**Assignment**
Retype the entries exactly. Include every line.

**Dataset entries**
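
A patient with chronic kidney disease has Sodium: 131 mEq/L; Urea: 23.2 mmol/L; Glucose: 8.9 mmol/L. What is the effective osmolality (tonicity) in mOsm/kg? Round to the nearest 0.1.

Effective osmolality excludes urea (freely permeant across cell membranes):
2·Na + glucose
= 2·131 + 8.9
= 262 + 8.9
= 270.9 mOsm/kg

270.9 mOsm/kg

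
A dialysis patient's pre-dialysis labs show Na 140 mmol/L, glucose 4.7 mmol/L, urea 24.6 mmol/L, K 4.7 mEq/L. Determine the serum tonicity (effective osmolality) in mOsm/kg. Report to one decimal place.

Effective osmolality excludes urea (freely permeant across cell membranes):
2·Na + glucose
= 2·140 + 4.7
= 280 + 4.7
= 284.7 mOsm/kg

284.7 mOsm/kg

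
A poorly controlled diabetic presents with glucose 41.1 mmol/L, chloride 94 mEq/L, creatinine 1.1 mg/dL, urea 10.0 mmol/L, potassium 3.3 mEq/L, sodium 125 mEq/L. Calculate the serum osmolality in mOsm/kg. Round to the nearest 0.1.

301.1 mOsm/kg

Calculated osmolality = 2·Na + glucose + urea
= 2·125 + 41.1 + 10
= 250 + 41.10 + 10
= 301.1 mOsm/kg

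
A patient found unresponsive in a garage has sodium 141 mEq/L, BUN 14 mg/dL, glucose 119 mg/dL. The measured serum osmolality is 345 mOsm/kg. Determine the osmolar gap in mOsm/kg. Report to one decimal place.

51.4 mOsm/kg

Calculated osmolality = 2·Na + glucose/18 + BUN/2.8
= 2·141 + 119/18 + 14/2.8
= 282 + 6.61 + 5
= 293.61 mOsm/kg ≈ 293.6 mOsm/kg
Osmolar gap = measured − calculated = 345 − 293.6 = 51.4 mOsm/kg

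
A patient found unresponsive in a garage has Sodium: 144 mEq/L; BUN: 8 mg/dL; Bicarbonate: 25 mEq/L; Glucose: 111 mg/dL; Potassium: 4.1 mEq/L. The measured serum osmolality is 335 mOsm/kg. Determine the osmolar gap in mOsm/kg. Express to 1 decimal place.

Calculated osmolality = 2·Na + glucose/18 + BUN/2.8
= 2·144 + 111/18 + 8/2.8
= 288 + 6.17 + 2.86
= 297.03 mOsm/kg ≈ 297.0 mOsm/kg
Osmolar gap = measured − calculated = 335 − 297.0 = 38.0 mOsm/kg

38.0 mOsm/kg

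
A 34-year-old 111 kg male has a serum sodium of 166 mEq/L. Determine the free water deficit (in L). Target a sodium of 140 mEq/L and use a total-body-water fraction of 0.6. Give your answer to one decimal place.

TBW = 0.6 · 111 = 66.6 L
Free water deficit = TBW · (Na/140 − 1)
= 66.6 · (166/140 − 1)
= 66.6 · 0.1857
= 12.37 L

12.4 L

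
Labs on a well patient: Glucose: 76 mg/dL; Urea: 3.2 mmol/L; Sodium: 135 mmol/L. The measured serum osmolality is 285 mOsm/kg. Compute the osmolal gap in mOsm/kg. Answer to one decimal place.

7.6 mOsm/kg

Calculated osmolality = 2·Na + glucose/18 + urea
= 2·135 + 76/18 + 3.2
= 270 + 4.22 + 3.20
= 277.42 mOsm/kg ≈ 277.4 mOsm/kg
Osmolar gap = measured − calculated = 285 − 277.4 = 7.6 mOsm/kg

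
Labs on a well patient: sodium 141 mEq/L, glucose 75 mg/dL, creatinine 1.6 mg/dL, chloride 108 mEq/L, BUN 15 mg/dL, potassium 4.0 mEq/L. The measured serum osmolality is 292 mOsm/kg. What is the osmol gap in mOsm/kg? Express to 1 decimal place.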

**Result of the exercise**
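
A patient with chronic kidney disease has Sodium: 131 mEq/L; Urea: 23.2 mmol/L; Glucose: 8.9 mmol/L. What is the effective osmolality (tonicity) in mOsm/kg? Round to the nearest 0.1.

Effective osmolality excludes urea (freely permeant across cell membranes):
2·Na + glucose
= 2·131 + 8.9
= 262 + 8.9
= 270.9 mOsm/kg

270.9 mOsm/kg

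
A dialysis patient's pre-dialysis labs show Na 140 mmol/L, glucose 4.7 mmol/L, urea 24.6 mmol/L, K 4.7 mEq/L. Determine the serum tonicity (effective osmolality) in mOsm/kg. Report to one decimal place.

Effective osmolality excludes urea (freely permeant across cell membranes):
2·Na + glucose
= 2·140 + 4.7
= 280 + 4.7
= 284.7 mOsm/kg

284.7 mOsm/kg

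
A poorly controlled diabetic presents with glucose 41.1 mmol/L, chloride 94 mEq/L, creatinine 1.1 mg/dL, urea 10.0 mmol/L, potassium 3.3 mEq/L, sodium 125 mEq/L. Calculate the serum osmolality in mOsm/kg. Round to the nearest 0.1.

301.1 mOsm/kg

Calculated osmolality = 2·Na + glucose + urea
= 2·125 + 41.1 + 10
= 250 + 41.10 + 10
= 301.1 mOsm/kg

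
A patient found unresponsive in a garage has sodium 141 mEq/L, BUN 14 mg/dL, glucose 119 mg/dL. The measured serum osmolality is 345 mOsm/kg. Determine the osmolar gap in mOsm/kg. Report to one decimal place.

51.4 mOsm/kg

Calculated osmolality = 2·Na + glucose/18 + BUN/2.8
= 2·141 + 119/18 + 14/2.8
= 282 + 6.61 + 5
= 293.61 mOsm/kg ≈ 293.6 mOsm/kg
Osmolar gap = measured − calculated = 345 − 293.6 = 51.4 mOsm/kg

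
A patient found unresponsive in a garage has Sodium: 144 mEq/L; BUN: 8 mg/dL; Bicarbonate: 25 mEq/L; Glucose: 111 mg/dL; Potassium: 4.1 mEq/L. The measured serum osmolality is 335 mOsm/kg. Determine the osmolar gap in mOsm/kg. Express to 1 decimal place.

Calculated osmolality = 2·Na + glucose/18 + BUN/2.8
= 2·144 + 111/18 + 8/2.8
= 288 + 6.17 + 2.86
= 297.03 mOsm/kg ≈ 297.0 mOsm/kg
Osmolar gap = measured − calculated = 335 − 297.0 = 38.0 mOsm/kg

38.0 mOsm/kg

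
A 34-year-old 111 kg male has a serum sodium of 166 mEq/L. Determine the free water deficit (in L). Target a sodium of 140 mEq/L and use a total-body-water fraction of 0.6. Give your answer to one decimal place.

TBW = 0.6 · 111 = 66.6 L
Free water deficit = TBW · (Na/140 − 1)
= 66.6 · (166/140 − 1)
= 66.6 · 0.1857
= 12.37 L

12.4 L

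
Labs on a well patient: Glucose: 76 mg/dL; Urea: 3.2 mmol/L; Sodium: 135 mmol/L. The measured serum osmolality is 285 mOsm/kg. Compute the osmolal gap in mOsm/kg. Answer to one decimal place.

7.6 mOsm/kg

Calculated osmolality = 2·Na + glucose/18 + urea
= 2·135 + 76/18 + 3.2
= 270 + 4.22 + 3.20
= 277.42 mOsm/kg ≈ 277.4 mOsm/kg
Osmolar gap = measured − calculated = 285 − 277.4 = 7.6 mOsm/kg

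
Labs on a well patient: sodium 141 mEq/L, glucose 75 mg/dL, creatinine 1.6 mg/dL, chloride 108 mEq/L, BUN 15 mg/dL, potassium 4.0 mEq/L. The measured serum osmolality is 292 mOsm/kg. What is the osmol gap in mOsm/kg? Express to 1 decimal place.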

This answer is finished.